## [Instructions to follow]
Return, word for word, the line that contains "For each cell, find" and every line after it through the end of the records.

## [Records for the task]
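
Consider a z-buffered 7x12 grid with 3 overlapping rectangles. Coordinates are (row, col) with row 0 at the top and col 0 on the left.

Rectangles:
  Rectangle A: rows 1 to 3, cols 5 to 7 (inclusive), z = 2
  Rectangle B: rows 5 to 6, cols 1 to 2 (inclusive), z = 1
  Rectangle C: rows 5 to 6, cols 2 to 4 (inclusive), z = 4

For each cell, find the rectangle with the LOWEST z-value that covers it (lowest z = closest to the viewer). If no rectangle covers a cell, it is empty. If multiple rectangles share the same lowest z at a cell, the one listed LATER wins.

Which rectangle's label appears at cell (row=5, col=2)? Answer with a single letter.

Answer: B

Derivation:
Check cell (5,2):
  A: rows 1-3 cols 5-7 -> outside (row miss)
  B: rows 5-6 cols 1-2 z=1 -> covers; best now B (z=1)
  C: rows 5-6 cols 2-4 z=4 -> covers; best now B (z=1)
Winner: B at z=1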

## [Answer to this problem]
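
For each cell, find the rectangle with the LOWEST z-value that covers it (lowest z = closest to the viewer). If no rectangle covers a cell, it is empty. If multiple rectangles share the same lowest z at a cell, the one listed LATER wins.

Which rectangle's label appears at cell (row=5, col=2)? Answer with a single letter.

Answer: B

Derivation:
Check cell (5,2):
  A: rows 1-3 cols 5-7 -> outside (row miss)
  B: rows 5-6 cols 1-2 z=1 -> covers; best now B (z=1)
  C: rows 5-6 cols 2-4 z=4 -> covers; best now B (z=1)
Winner: B at z=1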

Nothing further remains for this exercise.